[Saved entries]
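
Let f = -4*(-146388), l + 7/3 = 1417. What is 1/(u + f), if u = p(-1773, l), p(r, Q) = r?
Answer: 1/583779 ≈ 1.7130e-6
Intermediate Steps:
l = 4244/3 (l = -7/3 + 1417 = 4244/3 ≈ 1414.7)
u = -1773
f = 585552
1/(u + f) = 1/(-1773 + 585552) = 1/583779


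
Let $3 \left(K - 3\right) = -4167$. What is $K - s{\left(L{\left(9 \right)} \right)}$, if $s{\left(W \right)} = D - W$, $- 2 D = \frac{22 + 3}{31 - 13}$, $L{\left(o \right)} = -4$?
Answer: $- \frac{50015}{36} \approx -1389.3$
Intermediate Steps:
$D = - \frac{25}{36}$ ($D = - \frac{\left(22 + 3\right) \frac{1}{31 - 13}}{2} = - \frac{25 \cdot \frac{1}{18}}{2} = \left(- \frac{1}{2}\right) \frac{25}{18} = - \frac{25}{36} \approx -0.69444$)
$K = -1386$ ($K = 3 + \frac{1}{3} \left(-4167\right) = 3 - 1389 = -1386$)
$s{\left(W \right)} = - \frac{25}{36} - W$
$K - s{\left(L{\left(9 \right)} \right)} = -1386 - \left(- \frac{25}{36} - -4\right) = -1386 - \left(- \frac{25}{36} + 4\right) = -1386 - \frac{119}{36} = - \frac{50015}{36}$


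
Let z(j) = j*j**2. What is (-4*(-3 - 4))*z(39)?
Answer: 1660932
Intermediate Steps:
z(j) = j**3
(-4*(-3 - 4))*z(39) = -4*(-3 - 4)*39**3 = -4*(-7)*59319 = 28*59319 = 1660932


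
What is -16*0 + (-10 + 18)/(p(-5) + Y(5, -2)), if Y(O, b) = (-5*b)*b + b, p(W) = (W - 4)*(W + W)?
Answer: 2/17 ≈ 0.11765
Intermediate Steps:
p(W) = 2*W*(-4 + W) (p(W) = (-4 + W)*(2*W) = 2*W*(-4 + W))
Y(O, b) = b - 5*b**2 (Y(O, b) = -5*b**2 + b = b - 5*b**2)
-16*0 + (-10 + 18)/(p(-5) + Y(5, -2)) = -16*0 + (-10 + 18)/(2*(-5)*(-4 - 5) - 2*(1 - 5*(-2))) = 0 + 8/(2*(-5)*(-9) - 2*(1 + 10)) = 0 + 8/(90 - 2*11) = 0 + 8/(90 - 22) = 0 + 8/68 = 0 + 8*(1/68) = 0 + 2/17 = 2/17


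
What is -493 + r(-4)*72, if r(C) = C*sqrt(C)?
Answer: -493 - 576*I ≈ -493.0 - 576.0*I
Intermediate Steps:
r(C) = C**(3/2)
-493 + r(-4)*72 = -493 + (-4)**(3/2)*72 = -493 - 8*I*72 = -493 - 576*I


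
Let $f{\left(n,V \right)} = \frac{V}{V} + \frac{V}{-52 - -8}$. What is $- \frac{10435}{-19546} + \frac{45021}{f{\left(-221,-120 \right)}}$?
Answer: $\frac{9680212961}{801386} \approx 12079.0$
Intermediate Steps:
$f{\left(n,V \right)} = 1 - \frac{V}{44}$ ($f{\left(n,V \right)} = 1 + \frac{V}{-52 + 8} = 1 + \frac{V}{-44} = 1 + V \left(- \frac{1}{44}\right) = 1 - \frac{V}{44}$)
$- \frac{10435}{-19546} + \frac{45021}{f{\left(-221,-120 \right)}} = - \frac{10435}{-19546} + \frac{45021}{1 - - \frac{30}{11}} = \left(-10435\right) \left(- \frac{1}{19546}\right) + \frac{45021}{1 + \frac{30}{11}} = \frac{10435}{19546} + \frac{45021}{\frac{41}{11}} = \frac{10435}{19546} + 45021 \cdot \frac{11}{41} = \frac{10435}{19546} + \frac{495231}{41} = \frac{9680212961}{801386}$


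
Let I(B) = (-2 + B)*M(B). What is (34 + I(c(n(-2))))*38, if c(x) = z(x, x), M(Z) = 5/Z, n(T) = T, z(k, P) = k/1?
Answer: 1672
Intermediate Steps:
z(k, P) = k (z(k, P) = k*1 = k)
c(x) = x
I(B) = 5*(-2 + B)/B (I(B) = (-2 + B)*(5/B) = 5*(-2 + B)/B)
(34 + I(c(n(-2))))*38 = (34 + (5 - 10/(-2)))*38 = (34 + (5 - 10*(-½)))*38 = (34 + (5 + 5))*38 = (34 + 10)*38 = 44*38 = 1672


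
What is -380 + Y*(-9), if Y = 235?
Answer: -2495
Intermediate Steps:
-380 + Y*(-9) = -380 + 235*(-9) = -380 - 2115 = -2495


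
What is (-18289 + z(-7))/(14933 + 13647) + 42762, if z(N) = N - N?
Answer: 1222119671/28580 ≈ 42761.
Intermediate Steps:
z(N) = 0
(-18289 + z(-7))/(14933 + 13647) + 42762 = (-18289 + 0)/(14933 + 13647) + 42762 = -18289/28580 + 42762 = 1222119671/28580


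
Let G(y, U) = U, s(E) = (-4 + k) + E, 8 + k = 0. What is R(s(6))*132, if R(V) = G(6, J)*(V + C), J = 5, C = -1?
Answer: -4620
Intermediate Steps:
k = -8 (k = -8 + 0 = -8)
s(E) = -12 + E (s(E) = (-4 - 8) + E = -12 + E)
R(V) = -5 + 5*V (R(V) = 5*(V - 1) = 5*(-1 + V) = -5 + 5*V)
R(s(6))*132 = (-5 + 5*(-12 + 6))*132 = (-5 + 5*(-6))*132 = (-5 - 30)*132 = -35*132 = -4620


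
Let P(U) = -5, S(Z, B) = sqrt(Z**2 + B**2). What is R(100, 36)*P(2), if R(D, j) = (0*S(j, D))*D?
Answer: 0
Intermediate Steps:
S(Z, B) = sqrt(B**2 + Z**2)
R(D, j) = 0 (R(D, j) = (0*sqrt(D**2 + j**2))*D = 0*D = 0)
R(100, 36)*P(2) = 0*(-5) = 0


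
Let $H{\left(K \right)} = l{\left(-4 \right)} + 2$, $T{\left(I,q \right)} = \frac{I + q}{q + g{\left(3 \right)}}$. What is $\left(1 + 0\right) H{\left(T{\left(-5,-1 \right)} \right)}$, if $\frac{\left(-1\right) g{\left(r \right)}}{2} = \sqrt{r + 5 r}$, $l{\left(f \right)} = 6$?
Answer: $8$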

_ACTIVITY_
Transcribe the lines above precisely, keeping each one unchanged.

_EXERCISE RESPONSE_
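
Let f = -4*(-146388), l + 7/3 = 1417. What is 1/(u + f), if u = p(-1773, l), p(r, Q) = r?
Answer: 1/583779 ≈ 1.7130e-6
Intermediate Steps:
l = 4244/3 (l = -7/3 + 1417 = 4244/3 ≈ 1414.7)
u = -1773
f = 585552
1/(u + f) = 1/(-1773 + 585552) = 1/583779


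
Let $3 \left(K - 3\right) = -4167$. What is $K - s{\left(L{\left(9 \right)} \right)}$, if $s{\left(W \right)} = D - W$, $- 2 D = \frac{22 + 3}{31 - 13}$, $L{\left(o \right)} = -4$?
Answer: $- \frac{50015}{36} \approx -1389.3$
Intermediate Steps:
$D = - \frac{25}{36}$ ($D = - \frac{\left(22 + 3\right) \frac{1}{31 - 13}}{2} = - \frac{25 \cdot \frac{1}{18}}{2} = \left(- \frac{1}{2}\right) \frac{25}{18} = - \frac{25}{36} \approx -0.69444$)
$K = -1386$ ($K = 3 + \frac{1}{3} \left(-4167\right) = 3 - 1389 = -1386$)
$s{\left(W \right)} = - \frac{25}{36} - W$
$K - s{\left(L{\left(9 \right)} \right)} = -1386 - \left(- \frac{25}{36} - -4\right) = -1386 - \left(- \frac{25}{36} + 4\right) = -1386 - \frac{119}{36} = - \frac{50015}{36}$


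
Let z(j) = j*j**2. What is (-4*(-3 - 4))*z(39)?
Answer: 1660932
Intermediate Steps:
z(j) = j**3
(-4*(-3 - 4))*z(39) = -4*(-3 - 4)*39**3 = -4*(-7)*59319 = 28*59319 = 1660932


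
What is -16*0 + (-10 + 18)/(p(-5) + Y(5, -2)), if Y(O, b) = (-5*b)*b + b, p(W) = (W - 4)*(W + W)?
Answer: 2/17 ≈ 0.11765
Intermediate Steps:
p(W) = 2*W*(-4 + W) (p(W) = (-4 + W)*(2*W) = 2*W*(-4 + W))
Y(O, b) = b - 5*b**2 (Y(O, b) = -5*b**2 + b = b - 5*b**2)
-16*0 + (-10 + 18)/(p(-5) + Y(5, -2)) = -16*0 + (-10 + 18)/(2*(-5)*(-4 - 5) - 2*(1 - 5*(-2))) = 0 + 8/(2*(-5)*(-9) - 2*(1 + 10)) = 0 + 8/(90 - 2*11) = 0 + 8/(90 - 22) = 0 + 8/68 = 0 + 8*(1/68) = 0 + 2/17 = 2/17


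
What is -493 + r(-4)*72, if r(C) = C*sqrt(C)?
Answer: -493 - 576*I ≈ -493.0 - 576.0*I
Intermediate Steps:
r(C) = C**(3/2)
-493 + r(-4)*72 = -493 + (-4)**(3/2)*72 = -493 - 8*I*72 = -493 - 576*I


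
Let $f{\left(n,V \right)} = \frac{V}{V} + \frac{V}{-52 - -8}$. What is $- \frac{10435}{-19546} + \frac{45021}{f{\left(-221,-120 \right)}}$?
Answer: $\frac{9680212961}{801386} \approx 12079.0$
Intermediate Steps:
$f{\left(n,V \right)} = 1 - \frac{V}{44}$ ($f{\left(n,V \right)} = 1 + \frac{V}{-52 + 8} = 1 + \frac{V}{-44} = 1 + V \left(- \frac{1}{44}\right) = 1 - \frac{V}{44}$)
$- \frac{10435}{-19546} + \frac{45021}{f{\left(-221,-120 \right)}} = - \frac{10435}{-19546} + \frac{45021}{1 - - \frac{30}{11}} = \left(-10435\right) \left(- \frac{1}{19546}\right) + \frac{45021}{1 + \frac{30}{11}} = \frac{10435}{19546} + \frac{45021}{\frac{41}{11}} = \frac{10435}{19546} + 45021 \cdot \frac{11}{41} = \frac{10435}{19546} + \frac{495231}{41} = \frac{9680212961}{801386}$


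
Let I(B) = (-2 + B)*M(B). What is (34 + I(c(n(-2))))*38, if c(x) = z(x, x), M(Z) = 5/Z, n(T) = T, z(k, P) = k/1?
Answer: 1672
Intermediate Steps:
z(k, P) = k (z(k, P) = k*1 = k)
c(x) = x
I(B) = 5*(-2 + B)/B (I(B) = (-2 + B)*(5/B) = 5*(-2 + B)/B)
(34 + I(c(n(-2))))*38 = (34 + (5 - 10/(-2)))*38 = (34 + (5 - 10*(-½)))*38 = (34 + (5 + 5))*38 = (34 + 10)*38 = 44*38 = 1672


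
What is -380 + Y*(-9), if Y = 235?
Answer: -2495
Intermediate Steps:
-380 + Y*(-9) = -380 + 235*(-9) = -380 - 2115 = -2495


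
What is (-18289 + z(-7))/(14933 + 13647) + 42762, if z(N) = N - N?
Answer: 1222119671/28580 ≈ 42761.
Intermediate Steps:
z(N) = 0
(-18289 + z(-7))/(14933 + 13647) + 42762 = (-18289 + 0)/(14933 + 13647) + 42762 = -18289/28580 + 42762 = 1222119671/28580


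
Let G(y, U) = U, s(E) = (-4 + k) + E, 8 + k = 0. What is R(s(6))*132, if R(V) = G(6, J)*(V + C), J = 5, C = -1?
Answer: -4620
Intermediate Steps:
k = -8 (k = -8 + 0 = -8)
s(E) = -12 + E (s(E) = (-4 - 8) + E = -12 + E)
R(V) = -5 + 5*V (R(V) = 5*(V - 1) = 5*(-1 + V) = -5 + 5*V)
R(s(6))*132 = (-5 + 5*(-12 + 6))*132 = (-5 + 5*(-6))*132 = (-5 - 30)*132 = -35*132 = -4620


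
Let P(U) = -5, S(Z, B) = sqrt(Z**2 + B**2). What is R(100, 36)*P(2), if R(D, j) = (0*S(j, D))*D?
Answer: 0
Intermediate Steps:
S(Z, B) = sqrt(B**2 + Z**2)
R(D, j) = 0 (R(D, j) = (0*sqrt(D**2 + j**2))*D = 0*D = 0)
R(100, 36)*P(2) = 0*(-5) = 0


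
Let $H{\left(K \right)} = l{\left(-4 \right)} + 2$, $T{\left(I,q \right)} = \frac{I + q}{q + g{\left(3 \right)}}$. What is $\left(1 + 0\right) H{\left(T{\left(-5,-1 \right)} \right)}$, if $\frac{\left(-1\right) g{\left(r \right)}}{2} = \sqrt{r + 5 r}$, $l{\left(f \right)} = 6$?
Answer: $8$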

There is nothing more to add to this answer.